• [WHAT YOU WILL DO]: All of the entries are to be restated word for word.
╭─ INPUT
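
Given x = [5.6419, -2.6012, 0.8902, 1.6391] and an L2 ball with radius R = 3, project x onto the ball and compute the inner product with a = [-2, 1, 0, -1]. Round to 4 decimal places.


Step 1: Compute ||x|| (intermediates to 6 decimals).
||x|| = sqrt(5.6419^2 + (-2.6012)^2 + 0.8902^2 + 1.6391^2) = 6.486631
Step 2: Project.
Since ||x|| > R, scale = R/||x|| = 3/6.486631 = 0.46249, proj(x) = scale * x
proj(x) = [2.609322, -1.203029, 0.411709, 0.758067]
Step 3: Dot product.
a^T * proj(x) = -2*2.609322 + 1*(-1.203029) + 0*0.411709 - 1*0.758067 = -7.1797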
╰─
• [TASK OUTPUT]:
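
Given x = [5.6419, -2.6012, 0.8902, 1.6391] and an L2 ball with radius R = 3, project x onto the ball and compute the inner product with a = [-2, 1, 0, -1]. Round to 4 decimal places.


Step 1: Compute ||x|| (intermediates to 6 decimals).
||x|| = sqrt(5.6419^2 + (-2.6012)^2 + 0.8902^2 + 1.6391^2) = 6.486631
Step 2: Project.
Since ||x|| > R, scale = R/||x|| = 3/6.486631 = 0.46249, proj(x) = scale * x
proj(x) = [2.609322, -1.203029, 0.411709, 0.758067]
Step 3: Dot product.
a^T * proj(x) = -2*2.609322 + 1*(-1.203029) + 0*0.411709 - 1*0.758067 = -7.1797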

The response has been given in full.